• Problem
Looking through the listing below, state how many lines have the word "where" in them. Only the number should be given.

──────── Records provided

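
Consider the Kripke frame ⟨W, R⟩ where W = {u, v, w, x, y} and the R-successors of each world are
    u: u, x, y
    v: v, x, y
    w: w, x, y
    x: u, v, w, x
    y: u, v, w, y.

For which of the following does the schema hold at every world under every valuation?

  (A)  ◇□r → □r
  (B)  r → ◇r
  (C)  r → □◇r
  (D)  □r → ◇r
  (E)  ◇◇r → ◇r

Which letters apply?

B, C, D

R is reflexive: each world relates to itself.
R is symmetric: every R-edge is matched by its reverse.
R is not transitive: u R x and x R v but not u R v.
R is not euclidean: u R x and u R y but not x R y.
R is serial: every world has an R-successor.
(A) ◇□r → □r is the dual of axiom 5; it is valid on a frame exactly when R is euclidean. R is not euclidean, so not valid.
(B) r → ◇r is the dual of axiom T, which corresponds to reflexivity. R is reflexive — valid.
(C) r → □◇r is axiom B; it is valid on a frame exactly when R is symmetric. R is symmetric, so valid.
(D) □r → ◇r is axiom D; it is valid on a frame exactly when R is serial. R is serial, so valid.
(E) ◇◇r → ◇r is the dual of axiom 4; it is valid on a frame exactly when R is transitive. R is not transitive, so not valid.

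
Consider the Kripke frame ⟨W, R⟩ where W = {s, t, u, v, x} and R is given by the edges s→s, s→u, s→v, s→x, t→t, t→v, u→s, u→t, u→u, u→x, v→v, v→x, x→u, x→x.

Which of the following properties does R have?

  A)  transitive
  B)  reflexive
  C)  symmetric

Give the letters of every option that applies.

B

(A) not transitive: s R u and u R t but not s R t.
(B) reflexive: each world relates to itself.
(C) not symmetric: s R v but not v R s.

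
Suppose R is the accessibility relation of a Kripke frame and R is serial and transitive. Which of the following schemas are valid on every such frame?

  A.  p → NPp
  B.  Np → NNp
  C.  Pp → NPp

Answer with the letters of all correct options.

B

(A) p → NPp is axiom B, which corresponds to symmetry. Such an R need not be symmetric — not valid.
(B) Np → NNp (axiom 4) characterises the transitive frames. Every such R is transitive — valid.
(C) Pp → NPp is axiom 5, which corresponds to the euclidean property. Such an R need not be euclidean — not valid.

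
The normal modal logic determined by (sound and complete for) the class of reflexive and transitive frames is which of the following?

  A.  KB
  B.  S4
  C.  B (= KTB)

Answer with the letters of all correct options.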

────────────────

• Response to this task
2